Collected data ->

----

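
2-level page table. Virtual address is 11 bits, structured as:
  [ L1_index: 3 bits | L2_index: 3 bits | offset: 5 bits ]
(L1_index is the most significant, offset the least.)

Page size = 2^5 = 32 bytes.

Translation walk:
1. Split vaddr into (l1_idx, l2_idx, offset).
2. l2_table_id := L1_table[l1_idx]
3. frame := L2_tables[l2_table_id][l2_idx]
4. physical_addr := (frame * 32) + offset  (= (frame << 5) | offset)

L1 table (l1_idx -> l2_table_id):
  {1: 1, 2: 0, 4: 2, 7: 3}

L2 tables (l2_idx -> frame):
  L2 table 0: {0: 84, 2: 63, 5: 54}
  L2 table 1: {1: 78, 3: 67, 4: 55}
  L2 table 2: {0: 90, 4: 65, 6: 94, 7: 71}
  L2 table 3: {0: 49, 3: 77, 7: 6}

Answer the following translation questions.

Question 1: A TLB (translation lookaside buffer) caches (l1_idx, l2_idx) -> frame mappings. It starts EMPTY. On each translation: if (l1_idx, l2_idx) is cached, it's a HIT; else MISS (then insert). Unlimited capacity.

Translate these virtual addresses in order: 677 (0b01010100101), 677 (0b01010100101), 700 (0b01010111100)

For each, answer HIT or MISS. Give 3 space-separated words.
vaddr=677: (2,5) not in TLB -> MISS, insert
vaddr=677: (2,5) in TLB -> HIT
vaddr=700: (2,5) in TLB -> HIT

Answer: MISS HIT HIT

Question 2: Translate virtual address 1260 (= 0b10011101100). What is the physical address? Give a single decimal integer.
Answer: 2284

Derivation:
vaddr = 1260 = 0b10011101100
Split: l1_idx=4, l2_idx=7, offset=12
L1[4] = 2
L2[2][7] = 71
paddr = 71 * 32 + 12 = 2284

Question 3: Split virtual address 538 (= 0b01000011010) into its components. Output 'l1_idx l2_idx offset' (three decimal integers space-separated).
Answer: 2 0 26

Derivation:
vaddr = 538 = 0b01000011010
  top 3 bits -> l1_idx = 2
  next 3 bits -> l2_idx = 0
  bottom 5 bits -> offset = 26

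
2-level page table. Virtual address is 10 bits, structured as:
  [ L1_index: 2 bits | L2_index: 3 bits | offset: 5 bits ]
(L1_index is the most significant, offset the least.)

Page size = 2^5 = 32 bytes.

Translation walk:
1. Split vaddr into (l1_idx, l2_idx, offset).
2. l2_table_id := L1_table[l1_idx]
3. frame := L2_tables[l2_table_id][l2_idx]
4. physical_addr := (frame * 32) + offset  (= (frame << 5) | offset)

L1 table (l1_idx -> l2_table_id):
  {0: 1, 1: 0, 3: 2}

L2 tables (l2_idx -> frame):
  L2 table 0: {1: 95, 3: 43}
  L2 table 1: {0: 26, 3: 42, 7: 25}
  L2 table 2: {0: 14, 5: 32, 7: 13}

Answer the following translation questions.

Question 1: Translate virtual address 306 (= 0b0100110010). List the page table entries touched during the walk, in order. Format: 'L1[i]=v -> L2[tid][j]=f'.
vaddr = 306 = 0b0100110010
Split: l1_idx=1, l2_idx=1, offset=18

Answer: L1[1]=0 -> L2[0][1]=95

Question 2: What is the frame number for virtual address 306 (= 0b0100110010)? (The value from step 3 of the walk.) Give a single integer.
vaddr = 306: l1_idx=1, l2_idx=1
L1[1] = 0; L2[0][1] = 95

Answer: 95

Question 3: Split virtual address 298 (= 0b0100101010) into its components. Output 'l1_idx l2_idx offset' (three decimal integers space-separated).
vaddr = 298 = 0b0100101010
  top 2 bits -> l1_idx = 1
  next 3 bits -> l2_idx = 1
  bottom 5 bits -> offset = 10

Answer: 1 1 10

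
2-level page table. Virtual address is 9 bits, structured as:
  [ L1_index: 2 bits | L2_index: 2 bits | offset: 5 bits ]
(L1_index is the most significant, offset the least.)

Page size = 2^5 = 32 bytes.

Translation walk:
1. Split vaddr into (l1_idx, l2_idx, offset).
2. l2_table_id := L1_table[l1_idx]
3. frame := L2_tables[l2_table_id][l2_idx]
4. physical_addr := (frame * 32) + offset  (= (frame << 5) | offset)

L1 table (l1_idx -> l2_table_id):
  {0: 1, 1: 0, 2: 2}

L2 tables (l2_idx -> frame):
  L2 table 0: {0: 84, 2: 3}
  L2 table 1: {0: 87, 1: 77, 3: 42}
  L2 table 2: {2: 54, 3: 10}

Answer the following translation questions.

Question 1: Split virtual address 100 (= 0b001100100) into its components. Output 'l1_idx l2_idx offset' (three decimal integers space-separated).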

----

AIM OF THE TASK ->
Would you write out all of the data exactly as given?

YOUR RESPONSE ->
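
2-level page table. Virtual address is 11 bits, structured as:
  [ L1_index: 3 bits | L2_index: 3 bits | offset: 5 bits ]
(L1_index is the most significant, offset the least.)

Page size = 2^5 = 32 bytes.

Translation walk:
1. Split vaddr into (l1_idx, l2_idx, offset).
2. l2_table_id := L1_table[l1_idx]
3. frame := L2_tables[l2_table_id][l2_idx]
4. physical_addr := (frame * 32) + offset  (= (frame << 5) | offset)

L1 table (l1_idx -> l2_table_id):
  {1: 1, 2: 0, 4: 2, 7: 3}

L2 tables (l2_idx -> frame):
  L2 table 0: {0: 84, 2: 63, 5: 54}
  L2 table 1: {1: 78, 3: 67, 4: 55}
  L2 table 2: {0: 90, 4: 65, 6: 94, 7: 71}
  L2 table 3: {0: 49, 3: 77, 7: 6}

Answer the following translation questions.

Question 1: A TLB (translation lookaside buffer) caches (l1_idx, l2_idx) -> frame mappings. It starts EMPTY. On each translation: if (l1_idx, l2_idx) is cached, it's a HIT; else MISS (then insert). Unlimited capacity.

Translate these virtual addresses in order: 677 (0b01010100101), 677 (0b01010100101), 700 (0b01010111100)

For each, answer HIT or MISS. Give 3 space-separated words.
vaddr=677: (2,5) not in TLB -> MISS, insert
vaddr=677: (2,5) in TLB -> HIT
vaddr=700: (2,5) in TLB -> HIT

Answer: MISS HIT HIT

Question 2: Translate virtual address 1260 (= 0b10011101100). What is the physical address? Give a single decimal integer.
Answer: 2284

Derivation:
vaddr = 1260 = 0b10011101100
Split: l1_idx=4, l2_idx=7, offset=12
L1[4] = 2
L2[2][7] = 71
paddr = 71 * 32 + 12 = 2284

Question 3: Split virtual address 538 (= 0b01000011010) into its components. Output 'l1_idx l2_idx offset' (three decimal integers space-separated).
Answer: 2 0 26

Derivation:
vaddr = 538 = 0b01000011010
  top 3 bits -> l1_idx = 2
  next 3 bits -> l2_idx = 0
  bottom 5 bits -> offset = 26

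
2-level page table. Virtual address is 10 bits, structured as:
  [ L1_index: 2 bits | L2_index: 3 bits | offset: 5 bits ]
(L1_index is the most significant, offset the least.)

Page size = 2^5 = 32 bytes.

Translation walk:
1. Split vaddr into (l1_idx, l2_idx, offset).
2. l2_table_id := L1_table[l1_idx]
3. frame := L2_tables[l2_table_id][l2_idx]
4. physical_addr := (frame * 32) + offset  (= (frame << 5) | offset)

L1 table (l1_idx -> l2_table_id):
  {0: 1, 1: 0, 3: 2}

L2 tables (l2_idx -> frame):
  L2 table 0: {1: 95, 3: 43}
  L2 table 1: {0: 26, 3: 42, 7: 25}
  L2 table 2: {0: 14, 5: 32, 7: 13}

Answer the following translation questions.

Question 1: Translate virtual address 306 (= 0b0100110010). List the page table entries touched during the walk, in order. Format: 'L1[i]=v -> L2[tid][j]=f'.
vaddr = 306 = 0b0100110010
Split: l1_idx=1, l2_idx=1, offset=18

Answer: L1[1]=0 -> L2[0][1]=95

Question 2: What is the frame number for virtual address 306 (= 0b0100110010)? (The value from step 3 of the walk.) Give a single integer.
vaddr = 306: l1_idx=1, l2_idx=1
L1[1] = 0; L2[0][1] = 95

Answer: 95

Question 3: Split virtual address 298 (= 0b0100101010) into its components. Output 'l1_idx l2_idx offset' (three decimal integers space-separated).
vaddr = 298 = 0b0100101010
  top 2 bits -> l1_idx = 1
  next 3 bits -> l2_idx = 1
  bottom 5 bits -> offset = 10

Answer: 1 1 10

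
2-level page table. Virtual address is 9 bits, structured as:
  [ L1_index: 2 bits | L2_index: 2 bits | offset: 5 bits ]
(L1_index is the most significant, offset the least.)

Page size = 2^5 = 32 bytes.

Translation walk:
1. Split vaddr into (l1_idx, l2_idx, offset).
2. l2_table_id := L1_table[l1_idx]
3. frame := L2_tables[l2_table_id][l2_idx]
4. physical_addr := (frame * 32) + offset  (= (frame << 5) | offset)

L1 table (l1_idx -> l2_table_id):
  {0: 1, 1: 0, 2: 2}

L2 tables (l2_idx -> frame):
  L2 table 0: {0: 84, 2: 3}
  L2 table 1: {0: 87, 1: 77, 3: 42}
  L2 table 2: {2: 54, 3: 10}

Answer the following translation questions.

Question 1: Split virtual address 100 (= 0b001100100) into its components. Output 'l1_idx l2_idx offset' (three decimal integers space-separated).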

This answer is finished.